Please repeat the line that has "Consider the plane Π_1: x" and all lines after it, exactly as they appear, through the end of the entries.

Items listed in a dataset:
%%
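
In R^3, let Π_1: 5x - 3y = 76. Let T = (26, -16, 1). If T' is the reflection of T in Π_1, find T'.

λ = (n·T − d)/|n|² = (178 − 76)/34 = 3.
Reflection = T − 2λn = (26, -16, 1) − 6·(5, -3, 0) = (-4, 2, 1).

(-4, 2, 1)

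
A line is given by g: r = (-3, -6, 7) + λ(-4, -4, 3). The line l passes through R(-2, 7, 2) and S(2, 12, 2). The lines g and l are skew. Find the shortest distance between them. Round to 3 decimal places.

8.205

A direction vector for l is S − R = (4, 5, 0).
Common perpendicular direction n = (-4, -4, 3) × (4, 5, 0) = (-15, 12, -4).
With w = (-2, 7, 2) − (-3, -6, 7) = (1, 13, -5), w · n = 161.
Distance = |w · n| / |n| = |161| / √385 ≈ 8.205.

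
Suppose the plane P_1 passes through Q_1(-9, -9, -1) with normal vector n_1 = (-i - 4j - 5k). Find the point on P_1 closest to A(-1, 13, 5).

(-4, 1, -10)

P_1: n_1·r = n_1·Q_1 gives -x - 4y - 5z = 50.
Foot = A − λn with λ = (n·A − d)/|n|² = (-76 − 50)/42 = -3.
Foot = (-1, 13, 5) − (-3)·(-1, -4, -5) = (-4, 1, -10).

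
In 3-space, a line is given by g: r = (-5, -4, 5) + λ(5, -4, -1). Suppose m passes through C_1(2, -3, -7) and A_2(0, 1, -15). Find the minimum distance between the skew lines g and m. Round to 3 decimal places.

2.650

A direction vector for m is A_2 − C_1 = (-2, 4, -8).
Common perpendicular direction n = (5, -4, -1) × (-2, 4, -8) = (36, 42, 12).
With w = (2, -3, -7) − (-5, -4, 5) = (7, 1, -12), w · n = 150.
Distance = |w · n| / |n| = |150| / √3204 ≈ 2.650.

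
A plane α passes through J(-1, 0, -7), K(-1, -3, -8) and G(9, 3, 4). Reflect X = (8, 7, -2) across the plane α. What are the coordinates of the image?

(2, 5, 4)

JK = (0, -3, -1), JG = (10, 3, 11); a normal to α is JK × JG = (-30, -10, 30).
Using J: α has equation -30x - 10y + 30z = -180.
λ = (n·X − d)/|n|² = (-370 − (-180))/1900 = -1/10.
Reflection = X − 2λn = (8, 7, -2) − (-1/5)·(-30, -10, 30) = (2, 5, 4).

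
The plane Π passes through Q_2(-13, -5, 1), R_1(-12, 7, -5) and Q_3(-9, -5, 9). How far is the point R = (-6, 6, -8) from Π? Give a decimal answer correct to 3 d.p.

Q_2R_1 = (1, 12, -6), Q_2Q_3 = (4, 0, 8); a normal to Π is Q_2R_1 × Q_2Q_3 = (96, -32, -48).
Using Q_2: Π has equation 96x - 32y - 48z = -1136.
n·R − d = (96)·(-6) + (-32)·(6) + (-48)·(-8) − (-1136) = 752; |n| = √12544.
Distance = |752| / √12544 = 752/√12544 ≈ 6.714.

6.714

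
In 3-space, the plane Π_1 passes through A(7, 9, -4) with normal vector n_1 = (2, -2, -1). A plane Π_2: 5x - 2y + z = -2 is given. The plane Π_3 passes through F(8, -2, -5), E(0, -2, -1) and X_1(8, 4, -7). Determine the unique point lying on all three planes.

Π_1: n_1·r = n_1·A gives 2x - 2y - z = 0.
FE = (-8, 0, 4), FX_1 = (0, 6, -2); a normal to Π_3 is FE × FX_1 = (-24, -16, -48).
Using F: Π_3 has equation -24x - 16y - 48z = 80.
Solving the 3×3 linear system 2x - 2y - z = 0, 5x - 2y + z = -2, -24x - 16y - 48z = 80 (e.g. by elimination or Cramer's rule, determinant = -80) gives (2, 4, -4).

(2, 4, -4)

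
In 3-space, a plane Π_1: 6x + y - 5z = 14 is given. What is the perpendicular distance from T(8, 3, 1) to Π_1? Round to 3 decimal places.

n·T − d = (6)·(8) + (1)·(3) + (-5)·(1) − 14 = 32; |n| = √62.
Distance = |32| / √62 = 32/√62 ≈ 4.064.

4.064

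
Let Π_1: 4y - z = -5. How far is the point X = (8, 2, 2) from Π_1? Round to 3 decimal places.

2.668

n·X − d = (0)·(8) + (4)·(2) + (-1)·(2) − (-5) = 11; |n| = √17.
Distance = |11| / √17 = 11/√17 ≈ 2.668.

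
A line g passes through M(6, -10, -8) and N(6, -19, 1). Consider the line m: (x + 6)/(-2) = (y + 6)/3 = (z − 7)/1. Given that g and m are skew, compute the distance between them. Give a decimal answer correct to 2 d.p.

2.04

A direction vector for g is N − M = (0, -9, 9).
m has direction (-2, 3, 1) through (-6, -6, 7).
Common perpendicular direction n = (0, -9, 9) × (-2, 3, 1) = (-36, -18, -18).
With w = (-6, -6, 7) − (6, -10, -8) = (-12, 4, 15), w · n = 90.
Distance = |w · n| / |n| = |90| / √1944 ≈ 2.04.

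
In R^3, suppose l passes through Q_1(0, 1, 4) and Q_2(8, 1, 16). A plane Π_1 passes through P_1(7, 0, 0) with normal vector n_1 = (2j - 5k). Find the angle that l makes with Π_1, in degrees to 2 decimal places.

50.58

A direction vector for l is Q_2 − Q_1 = (8, 0, 12).
Π_1: n_1·r = n_1·P_1 gives 2y - 5z = 0.
sin θ = |n·v| / (|n||v|) = |-60| / (√29 · √208) = 0.77254.
θ ≈ 50.58°.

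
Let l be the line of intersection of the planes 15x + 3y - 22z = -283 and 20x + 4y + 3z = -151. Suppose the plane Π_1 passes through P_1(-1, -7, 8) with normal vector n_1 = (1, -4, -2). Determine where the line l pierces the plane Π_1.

(-7, -8, 7)

Direction of l: (15, 3, -22) × (20, 4, 3) = (97, -485, 0).
A point on l: solving the two plane equations with x = -4 gives (-4, -23, 7).
Π_1: n_1·r = n_1·P_1 gives x - 4y - 2z = 11.
Substitute r = (-4, -23, 7) + t(97, -485, 0) into the plane: 74 + 2037t = 11, so t = -3/97.
Intersection: (-4, -23, 7) + (-3/97)·(97, -485, 0) = (-7, -8, 7).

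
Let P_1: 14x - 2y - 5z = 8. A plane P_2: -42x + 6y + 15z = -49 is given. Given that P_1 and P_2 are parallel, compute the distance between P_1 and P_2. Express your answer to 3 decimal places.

0.556

Rescale P_2 by 1/(-3): 14x - 2y - 5z = 49/3. Then distance = |8 − (49/3)| / √225 ≈ 0.556.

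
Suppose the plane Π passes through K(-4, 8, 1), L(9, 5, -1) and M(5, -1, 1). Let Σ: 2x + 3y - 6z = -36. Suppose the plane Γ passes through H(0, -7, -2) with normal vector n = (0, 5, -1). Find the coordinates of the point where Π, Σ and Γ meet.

KL = (13, -3, -2), KM = (9, -9, 0); a normal to Π is KL × KM = (-18, -18, -90).
Using K: Π has equation -18x - 18y - 90z = -162.
Γ: n·r = n·H gives 5y - z = -33.
Solving the 3×3 linear system -18x - 18y - 90z = -162, 2x + 3y - 6z = -36, 5y - z = -33 (e.g. by elimination or Cramer's rule, determinant = -1422) gives (0, -6, 3).

(0, -6, 3)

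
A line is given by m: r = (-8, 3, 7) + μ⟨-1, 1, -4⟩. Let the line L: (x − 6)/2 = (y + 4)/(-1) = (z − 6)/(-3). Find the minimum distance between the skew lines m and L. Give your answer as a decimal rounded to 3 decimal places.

1.529

L has direction (2, -1, -3) through (6, -4, 6).
Common perpendicular direction n = (-1, 1, -4) × (2, -1, -3) = (-7, -11, -1).
With w = (6, -4, 6) − (-8, 3, 7) = (14, -7, -1), w · n = -20.
Distance = |w · n| / |n| = |-20| / √171 ≈ 1.529.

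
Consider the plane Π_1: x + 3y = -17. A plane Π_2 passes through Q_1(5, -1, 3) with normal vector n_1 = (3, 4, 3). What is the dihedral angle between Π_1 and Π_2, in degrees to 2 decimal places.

Π_2: n_1·r = n_1·Q_1 gives 3x + 4y + 3z = 20.
cos θ = |n₁·n₂| / (|n₁||n₂|) = |15| / (√10 · √34).
θ = arccos(0.81349) ≈ 35.56°.

35.56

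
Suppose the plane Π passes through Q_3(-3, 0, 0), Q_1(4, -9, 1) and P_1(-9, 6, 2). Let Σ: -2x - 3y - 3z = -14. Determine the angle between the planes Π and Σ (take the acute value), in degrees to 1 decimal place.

23.5

Q_3Q_1 = (7, -9, 1), Q_3P_1 = (-6, 6, 2); a normal to Π is Q_3Q_1 × Q_3P_1 = (-24, -20, -12).
Using Q_3: Π has equation -24x - 20y - 12z = 72.
cos θ = |n₁·n₂| / (|n₁||n₂|) = |144| / (√1120 · √22).
θ = arccos(0.91736) ≈ 23.5°.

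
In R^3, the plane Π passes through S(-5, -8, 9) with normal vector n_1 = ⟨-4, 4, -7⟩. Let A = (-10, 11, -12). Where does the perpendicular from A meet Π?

Π: n_1·r = n_1·S gives -4x + 4y - 7z = -75.
Foot = A − λn with λ = (n·A − d)/|n|² = (168 − (-75))/81 = 3.
Foot = (-10, 11, -12) − 3·(-4, 4, -7) = (2, -1, 9).

(2, -1, 9)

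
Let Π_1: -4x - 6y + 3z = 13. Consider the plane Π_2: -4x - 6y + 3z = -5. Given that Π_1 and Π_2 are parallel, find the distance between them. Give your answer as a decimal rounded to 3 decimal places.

Same normal n = (-4, -6, 3) with |n| = √61; distance = |13 − (-5)| / |n| = 18/√61 ≈ 2.305.

2.305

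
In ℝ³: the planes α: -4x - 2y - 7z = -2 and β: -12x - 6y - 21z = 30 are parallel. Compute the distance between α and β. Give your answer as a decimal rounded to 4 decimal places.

Rescale β by 1/3: -4x - 2y - 7z = 10. Then distance = |-2 − 10| / √69 ≈ 1.4446.

1.4446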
%%
> ANSWER SECTION
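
Consider the plane Π_1: x + 3y = -17. A plane Π_2 passes through Q_1(5, -1, 3) with normal vector n_1 = (3, 4, 3). What is the dihedral angle between Π_1 and Π_2, in degrees to 2 decimal places.

Π_2: n_1·r = n_1·Q_1 gives 3x + 4y + 3z = 20.
cos θ = |n₁·n₂| / (|n₁||n₂|) = |15| / (√10 · √34).
θ = arccos(0.81349) ≈ 35.56°.

35.56

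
Suppose the plane Π passes through Q_3(-3, 0, 0), Q_1(4, -9, 1) and P_1(-9, 6, 2). Let Σ: -2x - 3y - 3z = -14. Determine the angle between the planes Π and Σ (take the acute value), in degrees to 1 decimal place.

23.5

Q_3Q_1 = (7, -9, 1), Q_3P_1 = (-6, 6, 2); a normal to Π is Q_3Q_1 × Q_3P_1 = (-24, -20, -12).
Using Q_3: Π has equation -24x - 20y - 12z = 72.
cos θ = |n₁·n₂| / (|n₁||n₂|) = |144| / (√1120 · √22).
θ = arccos(0.91736) ≈ 23.5°.

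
In R^3, the plane Π passes through S(-5, -8, 9) with normal vector n_1 = ⟨-4, 4, -7⟩. Let A = (-10, 11, -12). Where does the perpendicular from A meet Π?

Π: n_1·r = n_1·S gives -4x + 4y - 7z = -75.
Foot = A − λn with λ = (n·A − d)/|n|² = (168 − (-75))/81 = 3.
Foot = (-10, 11, -12) − 3·(-4, 4, -7) = (2, -1, 9).

(2, -1, 9)

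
Let Π_1: -4x - 6y + 3z = 13. Consider the plane Π_2: -4x - 6y + 3z = -5. Given that Π_1 and Π_2 are parallel, find the distance between them. Give your answer as a decimal rounded to 3 decimal places.

Same normal n = (-4, -6, 3) with |n| = √61; distance = |13 − (-5)| / |n| = 18/√61 ≈ 2.305.

2.305

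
In ℝ³: the planes α: -4x - 2y - 7z = -2 and β: -12x - 6y - 21z = 30 are parallel. Compute the distance between α and β. Give your answer as a decimal rounded to 4 decimal places.

Rescale β by 1/3: -4x - 2y - 7z = 10. Then distance = |-2 − 10| / √69 ≈ 1.4446.

1.4446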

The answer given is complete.